— Material shown —
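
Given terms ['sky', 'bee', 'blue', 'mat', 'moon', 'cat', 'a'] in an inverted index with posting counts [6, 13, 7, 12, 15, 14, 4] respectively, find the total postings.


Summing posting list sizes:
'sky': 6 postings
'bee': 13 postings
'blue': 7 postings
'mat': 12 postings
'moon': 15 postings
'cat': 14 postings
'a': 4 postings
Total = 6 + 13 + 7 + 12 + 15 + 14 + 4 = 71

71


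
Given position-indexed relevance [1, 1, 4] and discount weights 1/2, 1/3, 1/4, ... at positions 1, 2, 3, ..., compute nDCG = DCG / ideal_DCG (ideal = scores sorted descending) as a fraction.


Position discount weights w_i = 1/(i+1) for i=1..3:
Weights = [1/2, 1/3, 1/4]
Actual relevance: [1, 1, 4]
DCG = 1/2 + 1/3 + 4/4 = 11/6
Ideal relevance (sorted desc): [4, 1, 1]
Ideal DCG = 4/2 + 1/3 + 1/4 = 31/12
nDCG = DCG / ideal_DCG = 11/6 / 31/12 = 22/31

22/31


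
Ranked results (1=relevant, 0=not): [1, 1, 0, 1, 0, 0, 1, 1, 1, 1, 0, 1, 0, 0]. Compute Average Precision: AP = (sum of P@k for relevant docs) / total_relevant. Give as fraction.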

==

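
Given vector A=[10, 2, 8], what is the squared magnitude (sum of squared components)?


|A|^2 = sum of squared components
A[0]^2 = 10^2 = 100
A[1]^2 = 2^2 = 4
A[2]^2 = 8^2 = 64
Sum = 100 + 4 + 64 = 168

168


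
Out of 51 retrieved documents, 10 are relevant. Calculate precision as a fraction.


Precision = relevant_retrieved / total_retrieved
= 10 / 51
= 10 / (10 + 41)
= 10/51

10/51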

— Task objective —
Of all the entries above, repeat only the lines from the line that has "Given terms ['sky', 'bee', 'blue', 'mat', 'moon', 'cat', 'a']" to the line that has "Give as fraction.", both lines included, exactly.

— Task response —
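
Given terms ['sky', 'bee', 'blue', 'mat', 'moon', 'cat', 'a'] in an inverted index with posting counts [6, 13, 7, 12, 15, 14, 4] respectively, find the total postings.


Summing posting list sizes:
'sky': 6 postings
'bee': 13 postings
'blue': 7 postings
'mat': 12 postings
'moon': 15 postings
'cat': 14 postings
'a': 4 postings
Total = 6 + 13 + 7 + 12 + 15 + 14 + 4 = 71

71


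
Given position-indexed relevance [1, 1, 4] and discount weights 1/2, 1/3, 1/4, ... at positions 1, 2, 3, ..., compute nDCG = DCG / ideal_DCG (ideal = scores sorted descending) as a fraction.


Position discount weights w_i = 1/(i+1) for i=1..3:
Weights = [1/2, 1/3, 1/4]
Actual relevance: [1, 1, 4]
DCG = 1/2 + 1/3 + 4/4 = 11/6
Ideal relevance (sorted desc): [4, 1, 1]
Ideal DCG = 4/2 + 1/3 + 1/4 = 31/12
nDCG = DCG / ideal_DCG = 11/6 / 31/12 = 22/31

22/31


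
Ranked results (1=relevant, 0=not): [1, 1, 0, 1, 0, 0, 1, 1, 1, 1, 0, 1, 0, 0]. Compute Average Precision: AP = (sum of P@k for relevant docs) / total_relevant. Give as fraction.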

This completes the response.